[Records for the task Boundary: Start]

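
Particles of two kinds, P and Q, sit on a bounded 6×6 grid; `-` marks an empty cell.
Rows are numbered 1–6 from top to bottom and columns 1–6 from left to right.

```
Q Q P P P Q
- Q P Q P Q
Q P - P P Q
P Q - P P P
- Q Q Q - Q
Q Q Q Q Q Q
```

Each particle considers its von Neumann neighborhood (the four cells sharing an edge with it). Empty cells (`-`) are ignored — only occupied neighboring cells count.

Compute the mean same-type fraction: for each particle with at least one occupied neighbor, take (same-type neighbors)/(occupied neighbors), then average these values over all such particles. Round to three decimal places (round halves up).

0.621

Row 1: (1,1)Q 1/1 · (1,2)Q 2/3 · (1,3)P 2/3 · (1,4)P 2/3 · (1,5)P 2/3 · (1,6)Q 1/2
Row 2: (2,2)Q 1/3 · (2,3)P 1/3 · (2,4)Q 0/4 · (2,5)P 2/4 · (2,6)Q 2/3
Row 3: (3,1)Q 0/2 · (3,2)P 0/3 · (3,4)P 2/3 · (3,5)P 3/4 · (3,6)Q 1/3
Row 4: (4,1)P 0/2 · (4,2)Q 1/3 · (4,4)P 2/3 · (4,5)P 3/3 · (4,6)P 1/3
Row 5: (5,2)Q 3/3 · (5,3)Q 3/3 · (5,4)Q 2/3 · (5,6)Q 1/2
Row 6: (6,1)Q 1/1 · (6,2)Q 3/3 · (6,3)Q 3/3 · (6,4)Q 3/3 · (6,5)Q 2/2 · (6,6)Q 2/2
Sum over 31 particles: 1/1 + 2/3 + 2/3 + 2/3 + 2/3 + 1/2 + 1/3 + 1/3 + 0/4 + 2/4 + 2/3 + 0/2 + 0/3 + 2/3 + 3/4 + 1/3 + 0/2 + 1/3 + 2/3 + 3/3 + 1/3 + 3/3 + 3/3 + 2/3 + 1/2 + 1/1 + 3/3 + 3/3 + 3/3 + 2/2 + 2/2 = 77/4; mean = 77/4 ÷ 31 = 77/124 = 0.620967… → 0.621.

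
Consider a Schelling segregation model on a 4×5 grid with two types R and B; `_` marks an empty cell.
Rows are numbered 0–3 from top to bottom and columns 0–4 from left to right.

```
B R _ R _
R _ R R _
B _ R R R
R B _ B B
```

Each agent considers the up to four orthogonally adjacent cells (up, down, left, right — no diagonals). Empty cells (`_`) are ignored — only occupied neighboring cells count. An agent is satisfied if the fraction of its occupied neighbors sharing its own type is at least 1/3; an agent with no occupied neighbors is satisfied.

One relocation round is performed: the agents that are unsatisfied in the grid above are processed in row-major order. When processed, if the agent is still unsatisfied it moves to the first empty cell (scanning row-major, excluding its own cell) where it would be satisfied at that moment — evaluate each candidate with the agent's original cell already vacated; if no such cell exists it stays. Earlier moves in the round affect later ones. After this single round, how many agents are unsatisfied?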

[Records for the task Boundary: End]

Show all lines in the records above that hold "only".

Answer
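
Each particle considers its von Neumann neighborhood (the four cells sharing an edge with it). Empty cells (`-`) are ignored — only occupied neighboring cells count.
Each agent considers the up to four orthogonally adjacent cells (up, down, left, right — no diagonals). Empty cells (`_`) are ignored — only occupied neighboring cells count. An agent is satisfied if the fraction of its occupied neighbors sharing its own type is at least 1/3; an agent with no occupied neighbors is satisfied.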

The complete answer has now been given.